BRIEF » Repeat, without any change, the entries presented below.

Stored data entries
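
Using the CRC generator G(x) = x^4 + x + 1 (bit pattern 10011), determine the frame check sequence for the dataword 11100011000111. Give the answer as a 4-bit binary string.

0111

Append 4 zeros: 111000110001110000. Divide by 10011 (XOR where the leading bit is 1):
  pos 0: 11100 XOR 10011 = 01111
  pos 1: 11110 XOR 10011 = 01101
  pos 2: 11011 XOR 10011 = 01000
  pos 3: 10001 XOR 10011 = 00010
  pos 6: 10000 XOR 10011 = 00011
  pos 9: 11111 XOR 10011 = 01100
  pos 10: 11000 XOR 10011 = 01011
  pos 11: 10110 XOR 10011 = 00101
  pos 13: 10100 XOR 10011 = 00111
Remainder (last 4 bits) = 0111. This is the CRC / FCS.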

TASK ANSWER »
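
Using the CRC generator G(x) = x^4 + x + 1 (bit pattern 10011), determine the frame check sequence for the dataword 11100011000111. Give the answer as a 4-bit binary string.

0111

Append 4 zeros: 111000110001110000. Divide by 10011 (XOR where the leading bit is 1):
  pos 0: 11100 XOR 10011 = 01111
  pos 1: 11110 XOR 10011 = 01101
  pos 2: 11011 XOR 10011 = 01000
  pos 3: 10001 XOR 10011 = 00010
  pos 6: 10000 XOR 10011 = 00011
  pos 9: 11111 XOR 10011 = 01100
  pos 10: 11000 XOR 10011 = 01011
  pos 11: 10110 XOR 10011 = 00101
  pos 13: 10100 XOR 10011 = 00111
Remainder (last 4 bits) = 0111. This is the CRC / FCS.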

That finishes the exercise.